== Supplied material ==
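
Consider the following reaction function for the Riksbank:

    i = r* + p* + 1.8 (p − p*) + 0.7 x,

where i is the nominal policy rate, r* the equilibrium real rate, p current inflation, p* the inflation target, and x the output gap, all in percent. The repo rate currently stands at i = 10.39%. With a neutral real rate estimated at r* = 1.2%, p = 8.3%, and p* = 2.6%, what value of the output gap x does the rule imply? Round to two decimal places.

0.7 x = 10.39 − 1.2 − 2.6 − 1.8 × (8.3 − 2.6) = -3.67
x = -3.67 / 0.7 = -5.24

-5.24%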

== Action item ==
Only one stretch of the data is wanted: the lines from the one with "where i is the" through the last, repeated exactly.

== Reply ==
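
where i is the nominal policy rate, r* the equilibrium real rate, p current inflation, p* the inflation target, and x the output gap, all in percent. The repo rate currently stands at i = 10.39%. With a neutral real rate estimated at r* = 1.2%, p = 8.3%, and p* = 2.6%, what value of the output gap x does the rule imply? Round to two decimal places.

0.7 x = 10.39 − 1.2 − 2.6 − 1.8 × (8.3 − 2.6) = -3.67
x = -3.67 / 0.7 = -5.24

-5.24%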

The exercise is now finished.